§ PROVIDED DATA:
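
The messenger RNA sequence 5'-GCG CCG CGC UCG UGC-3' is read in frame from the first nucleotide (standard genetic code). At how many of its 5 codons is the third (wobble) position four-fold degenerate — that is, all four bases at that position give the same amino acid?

Codon 1 GCG (Ala): third position 4-fold.
Codon 2 CCG (Pro): third position 4-fold.
Codon 3 CGC (Arg): third position 4-fold.
Codon 4 UCG (Ser): third position 4-fold.
Codon 5 UGC (Cys): third position 2-fold.
Four-fold degenerate third positions: 4.

4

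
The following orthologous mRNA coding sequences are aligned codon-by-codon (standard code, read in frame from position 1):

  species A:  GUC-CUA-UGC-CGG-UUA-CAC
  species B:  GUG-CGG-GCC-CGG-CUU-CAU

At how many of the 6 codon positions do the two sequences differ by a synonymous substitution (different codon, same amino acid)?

Codon 1: GUC Val / GUG Val — synonymous.
Codon 2: CUA Leu / CGG Arg — nonsynonymous.
Codon 3: UGC Cys / GCC Ala — nonsynonymous.
Codon 4: CGG Arg / CGG Arg — identical.
Codon 5: UUA Leu / CUU Leu — synonymous.
Codon 6: CAC His / CAU His — synonymous.
Synonymous differences: 3.

3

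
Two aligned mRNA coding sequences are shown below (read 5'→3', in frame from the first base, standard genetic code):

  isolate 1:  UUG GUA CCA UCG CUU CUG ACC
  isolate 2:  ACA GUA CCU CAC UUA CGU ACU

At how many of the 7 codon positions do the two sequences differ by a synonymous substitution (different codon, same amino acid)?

3

Codon 1: UUG Leu / ACA Thr — nonsynonymous.
Codon 2: GUA Val / GUA Val — identical.
Codon 3: CCA Pro / CCU Pro — synonymous.
Codon 4: UCG Ser / CAC His — nonsynonymous.
Codon 5: CUU Leu / UUA Leu — synonymous.
Codon 6: CUG Leu / CGU Arg — nonsynonymous.
Codon 7: ACC Thr / ACU Thr — synonymous.
Synonymous differences: 3.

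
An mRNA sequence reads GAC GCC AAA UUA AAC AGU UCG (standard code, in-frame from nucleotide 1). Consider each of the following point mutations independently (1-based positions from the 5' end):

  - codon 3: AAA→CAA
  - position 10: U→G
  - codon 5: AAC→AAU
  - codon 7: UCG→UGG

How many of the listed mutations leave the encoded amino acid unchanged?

1

Codon 3: AAA (Lys) → CAA (Gln) — missense.
Codon 4: UUA (Leu) → GUA (Val) — missense.
Codon 5: AAC (Asn) → AAU (Asn) — synonymous.
Codon 7: UCG (Ser) → UGG (Trp) — missense.
Synonymous: 1 of 4.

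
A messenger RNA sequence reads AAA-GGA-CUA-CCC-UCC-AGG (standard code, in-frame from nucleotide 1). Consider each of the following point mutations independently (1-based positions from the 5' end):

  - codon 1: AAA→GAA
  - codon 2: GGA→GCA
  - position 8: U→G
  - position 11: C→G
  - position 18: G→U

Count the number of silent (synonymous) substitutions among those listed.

0

Codon 1: AAA (Lys) → GAA (Glu) — missense.
Codon 2: GGA (Gly) → GCA (Ala) — missense.
Codon 3: CUA (Leu) → CGA (Arg) — missense.
Codon 4: CCC (Pro) → CGC (Arg) — missense.
Codon 6: AGG (Arg) → AGU (Ser) — missense.
Synonymous: 0 of 5.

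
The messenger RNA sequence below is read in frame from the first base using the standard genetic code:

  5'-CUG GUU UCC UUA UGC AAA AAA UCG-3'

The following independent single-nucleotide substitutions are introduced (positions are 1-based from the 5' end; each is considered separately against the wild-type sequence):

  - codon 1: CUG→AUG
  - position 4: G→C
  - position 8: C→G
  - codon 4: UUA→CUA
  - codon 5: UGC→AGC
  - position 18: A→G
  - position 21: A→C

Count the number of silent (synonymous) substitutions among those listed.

Codon 1: CUG (Leu) → AUG (Met) — missense.
Codon 2: GUU (Val) → CUU (Leu) — missense.
Codon 3: UCC (Ser) → UGC (Cys) — missense.
Codon 4: UUA (Leu) → CUA (Leu) — synonymous.
Codon 5: UGC (Cys) → AGC (Ser) — missense.
Codon 6: AAA (Lys) → AAG (Lys) — synonymous.
Codon 7: AAA (Lys) → AAC (Asn) — missense.
Synonymous: 2 of 7.

2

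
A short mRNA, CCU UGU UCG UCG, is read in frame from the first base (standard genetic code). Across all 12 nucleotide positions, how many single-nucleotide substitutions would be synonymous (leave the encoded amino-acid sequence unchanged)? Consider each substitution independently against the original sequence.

Codon 1 (CCU, Pro): 3 synonymous substitutions.
Codon 2 (UGU, Cys): 1 synonymous substitution.
Codon 3 (UCG, Ser): 3 synonymous substitutions.
Codon 4 (UCG, Ser): 3 synonymous substitutions.
Total: 3 + 1 + 3 + 3 = 10.

10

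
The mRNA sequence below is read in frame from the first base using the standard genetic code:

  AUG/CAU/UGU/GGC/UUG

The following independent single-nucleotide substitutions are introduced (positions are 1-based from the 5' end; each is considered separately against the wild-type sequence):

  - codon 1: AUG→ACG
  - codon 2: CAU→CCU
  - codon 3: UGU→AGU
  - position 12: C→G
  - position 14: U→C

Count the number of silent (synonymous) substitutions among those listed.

Codon 1: AUG (Met) → ACG (Thr) — missense.
Codon 2: CAU (His) → CCU (Pro) — missense.
Codon 3: UGU (Cys) → AGU (Ser) — missense.
Codon 4: GGC (Gly) → GGG (Gly) — synonymous.
Codon 5: UUG (Leu) → UCG (Ser) — missense.
Synonymous: 1 of 5.

1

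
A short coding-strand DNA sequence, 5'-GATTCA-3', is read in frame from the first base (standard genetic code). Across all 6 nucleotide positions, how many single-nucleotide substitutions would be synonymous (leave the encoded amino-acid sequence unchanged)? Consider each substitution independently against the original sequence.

4

Codon 1 (GAT, Asp): 1 synonymous substitution.
Codon 2 (TCA, Ser): 3 synonymous substitutions.
Total: 1 + 3 = 4.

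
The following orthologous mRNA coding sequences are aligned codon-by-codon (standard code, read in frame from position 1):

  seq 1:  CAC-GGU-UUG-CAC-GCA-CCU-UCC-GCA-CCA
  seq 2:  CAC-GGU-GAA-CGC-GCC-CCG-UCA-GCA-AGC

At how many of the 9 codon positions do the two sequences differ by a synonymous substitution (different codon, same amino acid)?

3

Codon 1: CAC His / CAC His — identical.
Codon 2: GGU Gly / GGU Gly — identical.
Codon 3: UUG Leu / GAA Glu — nonsynonymous.
Codon 4: CAC His / CGC Arg — nonsynonymous.
Codon 5: GCA Ala / GCC Ala — synonymous.
Codon 6: CCU Pro / CCG Pro — synonymous.
Codon 7: UCC Ser / UCA Ser — synonymous.
Codon 8: GCA Ala / GCA Ala — identical.
Codon 9: CCA Pro / AGC Ser — nonsynonymous.
Synonymous differences: 3.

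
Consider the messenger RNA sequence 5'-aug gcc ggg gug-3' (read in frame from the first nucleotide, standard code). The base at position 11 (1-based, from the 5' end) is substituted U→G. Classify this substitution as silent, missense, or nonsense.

Position 11 falls in codon 4: GUG → Val.
After the substitution the codon is GGG → Gly.
Val ≠ Gly, so this is a missense mutation.

missense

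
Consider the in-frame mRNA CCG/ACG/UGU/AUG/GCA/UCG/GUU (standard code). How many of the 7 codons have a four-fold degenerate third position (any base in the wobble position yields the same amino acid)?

5

Codon 1 CCG (Pro): third position 4-fold.
Codon 2 ACG (Thr): third position 4-fold.
Codon 3 UGU (Cys): third position 2-fold.
Codon 4 AUG (Met): third position 1-fold.
Codon 5 GCA (Ala): third position 4-fold.
Codon 6 UCG (Ser): third position 4-fold.
Codon 7 GUU (Val): third position 4-fold.
Four-fold degenerate third positions: 5.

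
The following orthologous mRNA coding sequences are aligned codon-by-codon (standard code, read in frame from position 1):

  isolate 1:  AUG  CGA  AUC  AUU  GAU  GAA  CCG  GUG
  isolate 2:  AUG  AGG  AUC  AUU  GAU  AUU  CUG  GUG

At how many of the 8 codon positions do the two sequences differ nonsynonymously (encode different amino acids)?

Codon 1: AUG Met / AUG Met — identical.
Codon 2: CGA Arg / AGG Arg — synonymous.
Codon 3: AUC Ile / AUC Ile — identical.
Codon 4: AUU Ile / AUU Ile — identical.
Codon 5: GAU Asp / GAU Asp — identical.
Codon 6: GAA Glu / AUU Ile — nonsynonymous.
Codon 7: CCG Pro / CUG Leu — nonsynonymous.
Codon 8: GUG Val / GUG Val — identical.
Nonsynonymous differences: 2.

2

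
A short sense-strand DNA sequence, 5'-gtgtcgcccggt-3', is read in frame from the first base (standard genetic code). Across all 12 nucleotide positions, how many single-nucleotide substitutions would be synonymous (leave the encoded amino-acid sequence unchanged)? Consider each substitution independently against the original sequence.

12

Codon 1 (GTG, Val): 3 synonymous substitutions.
Codon 2 (TCG, Ser): 3 synonymous substitutions.
Codon 3 (CCC, Pro): 3 synonymous substitutions.
Codon 4 (GGT, Gly): 3 synonymous substitutions.
Total: 3 + 3 + 3 + 3 = 12.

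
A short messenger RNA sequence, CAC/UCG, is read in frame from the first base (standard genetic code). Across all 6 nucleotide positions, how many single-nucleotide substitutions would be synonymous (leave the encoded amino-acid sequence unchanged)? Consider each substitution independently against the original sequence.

4

Codon 1 (CAC, His): 1 synonymous substitution.
Codon 2 (UCG, Ser): 3 synonymous substitutions.
Total: 1 + 3 = 4.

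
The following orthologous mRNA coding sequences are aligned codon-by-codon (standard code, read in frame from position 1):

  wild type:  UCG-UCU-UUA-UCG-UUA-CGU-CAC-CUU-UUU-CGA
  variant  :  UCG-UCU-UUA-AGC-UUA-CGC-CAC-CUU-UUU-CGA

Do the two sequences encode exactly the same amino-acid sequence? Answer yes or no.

yes

Codon 1: UCG Ser / UCG Ser — identical.
Codon 2: UCU Ser / UCU Ser — identical.
Codon 3: UUA Leu / UUA Leu — identical.
Codon 4: UCG Ser / AGC Ser — synonymous.
Codon 5: UUA Leu / UUA Leu — identical.
Codon 6: CGU Arg / CGC Arg — synonymous.
Codon 7: CAC His / CAC His — identical.
Codon 8: CUU Leu / CUU Leu — identical.
Codon 9: UUU Phe / UUU Phe — identical.
Codon 10: CGA Arg / CGA Arg — identical.
Nonsynonymous differences: 0 → same protein.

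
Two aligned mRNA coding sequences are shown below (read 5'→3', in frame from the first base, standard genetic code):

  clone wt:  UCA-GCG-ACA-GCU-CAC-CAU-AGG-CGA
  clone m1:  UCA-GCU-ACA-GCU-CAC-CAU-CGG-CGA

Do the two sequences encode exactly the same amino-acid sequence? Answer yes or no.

Codon 1: UCA Ser / UCA Ser — identical.
Codon 2: GCG Ala / GCU Ala — synonymous.
Codon 3: ACA Thr / ACA Thr — identical.
Codon 4: GCU Ala / GCU Ala — identical.
Codon 5: CAC His / CAC His — identical.
Codon 6: CAU His / CAU His — identical.
Codon 7: AGG Arg / CGG Arg — synonymous.
Codon 8: CGA Arg / CGA Arg — identical.
Nonsynonymous differences: 0 → same protein.

yes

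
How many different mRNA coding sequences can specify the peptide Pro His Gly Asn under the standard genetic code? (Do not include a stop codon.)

64

Pro: 4 codons.
His: 2 codons.
Gly: 4 codons.
Asn: 2 codons.
4 × 2 × 4 × 2 = 64.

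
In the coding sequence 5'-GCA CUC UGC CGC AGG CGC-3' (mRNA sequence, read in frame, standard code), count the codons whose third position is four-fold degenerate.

4

Codon 1 GCA (Ala): third position 4-fold.
Codon 2 CUC (Leu): third position 4-fold.
Codon 3 UGC (Cys): third position 2-fold.
Codon 4 CGC (Arg): third position 4-fold.
Codon 5 AGG (Arg): third position 2-fold.
Codon 6 CGC (Arg): third position 4-fold.
Four-fold degenerate third positions: 4.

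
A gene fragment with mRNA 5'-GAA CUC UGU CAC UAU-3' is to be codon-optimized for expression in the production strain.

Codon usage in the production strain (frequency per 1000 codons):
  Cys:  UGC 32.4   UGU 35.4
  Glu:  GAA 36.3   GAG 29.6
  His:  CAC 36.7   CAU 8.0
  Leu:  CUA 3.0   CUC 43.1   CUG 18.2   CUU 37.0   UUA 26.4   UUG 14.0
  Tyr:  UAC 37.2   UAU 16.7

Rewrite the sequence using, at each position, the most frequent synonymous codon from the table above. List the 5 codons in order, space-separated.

GAA CUC UGU CAC UAC

Codon 1 (Glu): best is GAA at 36.3.
Codon 2 (Leu): best is CUC at 43.1.
Codon 3 (Cys): best is UGU at 35.4.
Codon 4 (His): best is CAC at 36.7.
Codon 5 (Tyr): best is UAC at 37.2.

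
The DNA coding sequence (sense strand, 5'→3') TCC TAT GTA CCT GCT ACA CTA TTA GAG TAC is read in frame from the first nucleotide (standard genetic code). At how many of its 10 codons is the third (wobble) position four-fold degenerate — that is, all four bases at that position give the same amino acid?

Codon 1 TCC (Ser): third position 4-fold.
Codon 2 TAT (Tyr): third position 2-fold.
Codon 3 GTA (Val): third position 4-fold.
Codon 4 CCT (Pro): third position 4-fold.
Codon 5 GCT (Ala): third position 4-fold.
Codon 6 ACA (Thr): third position 4-fold.
Codon 7 CTA (Leu): third position 4-fold.
Codon 8 TTA (Leu): third position 2-fold.
Codon 9 GAG (Glu): third position 2-fold.
Codon 10 TAC (Tyr): third position 2-fold.
Four-fold degenerate third positions: 6.

6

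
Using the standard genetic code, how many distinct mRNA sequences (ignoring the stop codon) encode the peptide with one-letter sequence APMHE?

Ala: 4 codons.
Pro: 4 codons.
Met: 1 codon.
His: 2 codons.
Glu: 2 codons.
4 × 4 × 1 × 2 × 2 = 64.

64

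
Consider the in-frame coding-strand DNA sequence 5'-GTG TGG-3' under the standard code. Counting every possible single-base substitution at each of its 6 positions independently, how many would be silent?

3

Codon 1 (GTG, Val): 3 synonymous substitutions.
Codon 2 (TGG, Trp): 0 synonymous substitutions.
Total: 3 + 0 = 3.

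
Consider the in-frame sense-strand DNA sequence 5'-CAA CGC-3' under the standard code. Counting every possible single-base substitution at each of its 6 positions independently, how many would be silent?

4

Codon 1 (CAA, Gln): 1 synonymous substitution.
Codon 2 (CGC, Arg): 3 synonymous substitutions.
Total: 1 + 3 = 4.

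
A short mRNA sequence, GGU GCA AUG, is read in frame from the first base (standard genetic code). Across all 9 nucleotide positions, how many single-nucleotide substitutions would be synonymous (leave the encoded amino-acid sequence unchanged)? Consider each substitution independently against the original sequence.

6

Codon 1 (GGU, Gly): 3 synonymous substitutions.
Codon 2 (GCA, Ala): 3 synonymous substitutions.
Codon 3 (AUG, Met): 0 synonymous substitutions.
Total: 3 + 3 + 0 = 6.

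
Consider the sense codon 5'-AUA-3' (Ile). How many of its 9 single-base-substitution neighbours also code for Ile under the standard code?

Position 1: none → 0 synonymous.
Position 2: none → 0 synonymous.
Position 3: AUU, AUC → 2 synonymous.
Total: 0 + 0 + 2 = 2.

2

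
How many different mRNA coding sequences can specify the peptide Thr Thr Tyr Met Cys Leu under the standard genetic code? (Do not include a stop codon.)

384

Thr: 4 codons.
Thr: 4 codons.
Tyr: 2 codons.
Met: 1 codon.
Cys: 2 codons.
Leu: 6 codons.
4 × 4 × 2 × 1 × 2 × 6 = 384.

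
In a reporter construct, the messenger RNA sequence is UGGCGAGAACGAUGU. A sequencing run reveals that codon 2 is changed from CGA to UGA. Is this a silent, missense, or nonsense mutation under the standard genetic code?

Position 4 falls in codon 2: CGA → Arg.
After the substitution the codon is UGA → Stop.
The new codon is a stop codon, so this is a nonsense mutation.

nonsense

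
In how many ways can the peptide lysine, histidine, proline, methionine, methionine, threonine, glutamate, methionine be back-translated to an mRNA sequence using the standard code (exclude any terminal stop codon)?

128

Lys: 2 codons.
His: 2 codons.
Pro: 4 codons.
Met: 1 codon.
Met: 1 codon.
Thr: 4 codons.
Glu: 2 codons.
Met: 1 codon.
2 × 2 × 4 × 1 × 1 × 4 × 2 × 1 = 128.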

§ WHAT IS REQUIRED: From the first line above through the line that contains "UUA CGU ACU", quote each line exactly. Output nothing more.

§ RESPONSE TO THIS TASK:
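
The messenger RNA sequence 5'-GCG CCG CGC UCG UGC-3' is read in frame from the first nucleotide (standard genetic code). At how many of its 5 codons is the third (wobble) position four-fold degenerate — that is, all four bases at that position give the same amino acid?

Codon 1 GCG (Ala): third position 4-fold.
Codon 2 CCG (Pro): third position 4-fold.
Codon 3 CGC (Arg): third position 4-fold.
Codon 4 UCG (Ser): third position 4-fold.
Codon 5 UGC (Cys): third position 2-fold.
Four-fold degenerate third positions: 4.

4

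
The following orthologous mRNA coding sequences are aligned codon-by-codon (standard code, read in frame from position 1):

  species A:  GUC-CUA-UGC-CGG-UUA-CAC
  species B:  GUG-CGG-GCC-CGG-CUU-CAU

At how many of the 6 codon positions do the two sequences differ by a synonymous substitution (different codon, same amino acid)?

Codon 1: GUC Val / GUG Val — synonymous.
Codon 2: CUA Leu / CGG Arg — nonsynonymous.
Codon 3: UGC Cys / GCC Ala — nonsynonymous.
Codon 4: CGG Arg / CGG Arg — identical.
Codon 5: UUA Leu / CUU Leu — synonymous.
Codon 6: CAC His / CAU His — synonymous.
Synonymous differences: 3.

3

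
Two aligned mRNA coding sequences are shown below (read 5'→3', in frame from the first base, standard genetic code):

  isolate 1:  UUG GUA CCA UCG CUU CUG ACC
  isolate 2:  ACA GUA CCU CAC UUA CGU ACU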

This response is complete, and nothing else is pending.